Data excerpts below:

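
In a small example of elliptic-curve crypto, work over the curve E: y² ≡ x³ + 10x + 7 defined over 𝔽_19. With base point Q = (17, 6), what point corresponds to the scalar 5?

(11, 2)

Double-and-add on 5 = (101)₂. Start with Q = (17, 6) for the leading 1-bit.
double: tangent at (17, 6): λ = (3·17² + 10)/(2·6) ≡ 3/12. 12⁻¹ ≡ 8 (mod 19), so λ ≡ 3·8 ≡ 5.
  x = λ² - 17 - 17 = 25 - 34 ≡ 10; y = λ·(17 - 10) - 6 ≡ 10. → (10, 10)
double: tangent at (10, 10): λ = (3·10² + 10)/(2·10) ≡ 6/1. 1⁻¹ ≡ 1 (mod 19) since 1·1 = 1 ≡ 1, so λ ≡ 6·1 ≡ 6.
  x = λ² - 10 - 10 = 36 - 20 ≡ 16; y = λ·(10 - 16) - 10 ≡ 11. → (16, 11)
add Q: (16, 11) + (17, 6). λ = (6 - 11)/(17 - 16) ≡ 14/1 mod 19. 1⁻¹ ≡ 1 (mod 19) since 1·1 = 1 ≡ 1, so λ ≡ 14.
  x = λ² - 16 - 17 = 196 - 33 ≡ 11; y = λ·(16 - 11) - 11 ≡ 2. → (11, 2)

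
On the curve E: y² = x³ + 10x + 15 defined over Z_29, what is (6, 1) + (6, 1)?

tangent at (6, 1): λ = (3·6² + 10)/(2·1) ≡ 2/2. 2⁻¹ ≡ 15 (mod 29) since 2·15 = 30 ≡ 1, so λ ≡ 2·15 ≡ 1.
  x = λ² - 6 - 6 = 1 - 12 ≡ 18; y = λ·(6 - 18) - 1 ≡ 16. → (18, 16)

(18, 16)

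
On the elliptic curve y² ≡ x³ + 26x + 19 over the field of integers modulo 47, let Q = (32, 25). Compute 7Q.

Repeated addition: build up to 7Q.
2Q: tangent at (32, 25): λ = (3·32² + 26)/(2·25) ≡ 43/3. 3⁻¹ ≡ 16 (mod 47) since 3·16 = 48 ≡ 1, so λ ≡ 43·16 ≡ 30.
  x = λ² - 32 - 32 = 900 - 64 ≡ 37; y = λ·(32 - 37) - 25 ≡ 13. → (37, 13)
3Q: (37, 13) + (32, 25). λ = (25 - 13)/(32 - 37) ≡ 12/42 mod 47. 42⁻¹ ≡ 28 (mod 47) since 42·28 = 1176 ≡ 1, so λ ≡ 7.
  x = λ² - 37 - 32 = 49 - 69 ≡ 27; y = λ·(37 - 27) - 13 ≡ 10. → (27, 10)
4Q: (27, 10) + (32, 25). λ = (25 - 10)/(32 - 27) ≡ 15/5 mod 47. 5⁻¹ ≡ 19 (mod 47) since 5·19 = 95 ≡ 1, so λ ≡ 3.
  x = λ² - 27 - 32 = 9 - 59 ≡ 44; y = λ·(27 - 44) - 10 ≡ 33. → (44, 33)
5Q: (44, 33) + (32, 25). λ = (25 - 33)/(32 - 44) ≡ 39/35 mod 47. 35⁻¹ ≡ 43 (mod 47), so λ ≡ 32.
  x = λ² - 44 - 32 = 1024 - 76 ≡ 8; y = λ·(44 - 8) - 33 ≡ 38. → (8, 38)
6Q: (8, 38) + (32, 25). λ = (25 - 38)/(32 - 8) ≡ 34/24 mod 47. 24⁻¹ ≡ 2 (mod 47), so λ ≡ 21.
  x = λ² - 8 - 32 = 441 - 40 ≡ 25; y = λ·(8 - 25) - 38 ≡ 28. → (25, 28)
7Q: (25, 28) + (32, 25). λ = (25 - 28)/(32 - 25) ≡ 44/7 mod 47. 7⁻¹ ≡ 27 (mod 47), so λ ≡ 13.
  x = λ² - 25 - 32 = 169 - 57 ≡ 18; y = λ·(25 - 18) - 28 ≡ 16. → (18, 16)

(18, 16)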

End of Data excerpts.

Each entry needs to be copied out exactly.

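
In a small example of elliptic-curve crypto, work over the curve E: y² ≡ x³ + 10x + 7 defined over 𝔽_19. With base point Q = (17, 6), what point corresponds to the scalar 5?

(11, 2)

Double-and-add on 5 = (101)₂. Start with Q = (17, 6) for the leading 1-bit.
double: tangent at (17, 6): λ = (3·17² + 10)/(2·6) ≡ 3/12. 12⁻¹ ≡ 8 (mod 19), so λ ≡ 3·8 ≡ 5.
  x = λ² - 17 - 17 = 25 - 34 ≡ 10; y = λ·(17 - 10) - 6 ≡ 10. → (10, 10)
double: tangent at (10, 10): λ = (3·10² + 10)/(2·10) ≡ 6/1. 1⁻¹ ≡ 1 (mod 19) since 1·1 = 1 ≡ 1, so λ ≡ 6·1 ≡ 6.
  x = λ² - 10 - 10 = 36 - 20 ≡ 16; y = λ·(10 - 16) - 10 ≡ 11. → (16, 11)
add Q: (16, 11) + (17, 6). λ = (6 - 11)/(17 - 16) ≡ 14/1 mod 19. 1⁻¹ ≡ 1 (mod 19) since 1·1 = 1 ≡ 1, so λ ≡ 14.
  x = λ² - 16 - 17 = 196 - 33 ≡ 11; y = λ·(16 - 11) - 11 ≡ 2. → (11, 2)

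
On the curve E: y² = x³ + 10x + 15 defined over Z_29, what is (6, 1) + (6, 1)?

tangent at (6, 1): λ = (3·6² + 10)/(2·1) ≡ 2/2. 2⁻¹ ≡ 15 (mod 29) since 2·15 = 30 ≡ 1, so λ ≡ 2·15 ≡ 1.
  x = λ² - 6 - 6 = 1 - 12 ≡ 18; y = λ·(6 - 18) - 1 ≡ 16. → (18, 16)

(18, 16)

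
On the elliptic curve y² ≡ x³ + 26x + 19 over the field of integers modulo 47, let Q = (32, 25). Compute 7Q.

Repeated addition: build up to 7Q.
2Q: tangent at (32, 25): λ = (3·32² + 26)/(2·25) ≡ 43/3. 3⁻¹ ≡ 16 (mod 47) since 3·16 = 48 ≡ 1, so λ ≡ 43·16 ≡ 30.
  x = λ² - 32 - 32 = 900 - 64 ≡ 37; y = λ·(32 - 37) - 25 ≡ 13. → (37, 13)
3Q: (37, 13) + (32, 25). λ = (25 - 13)/(32 - 37) ≡ 12/42 mod 47. 42⁻¹ ≡ 28 (mod 47) since 42·28 = 1176 ≡ 1, so λ ≡ 7.
  x = λ² - 37 - 32 = 49 - 69 ≡ 27; y = λ·(37 - 27) - 13 ≡ 10. → (27, 10)
4Q: (27, 10) + (32, 25). λ = (25 - 10)/(32 - 27) ≡ 15/5 mod 47. 5⁻¹ ≡ 19 (mod 47) since 5·19 = 95 ≡ 1, so λ ≡ 3.
  x = λ² - 27 - 32 = 9 - 59 ≡ 44; y = λ·(27 - 44) - 10 ≡ 33. → (44, 33)
5Q: (44, 33) + (32, 25). λ = (25 - 33)/(32 - 44) ≡ 39/35 mod 47. 35⁻¹ ≡ 43 (mod 47), so λ ≡ 32.
  x = λ² - 44 - 32 = 1024 - 76 ≡ 8; y = λ·(44 - 8) - 33 ≡ 38. → (8, 38)
6Q: (8, 38) + (32, 25). λ = (25 - 38)/(32 - 8) ≡ 34/24 mod 47. 24⁻¹ ≡ 2 (mod 47), so λ ≡ 21.
  x = λ² - 8 - 32 = 441 - 40 ≡ 25; y = λ·(8 - 25) - 38 ≡ 28. → (25, 28)
7Q: (25, 28) + (32, 25). λ = (25 - 28)/(32 - 25) ≡ 44/7 mod 47. 7⁻¹ ≡ 27 (mod 47), so λ ≡ 13.
  x = λ² - 25 - 32 = 169 - 57 ≡ 18; y = λ·(25 - 18) - 28 ≡ 16. → (18, 16)

(18, 16)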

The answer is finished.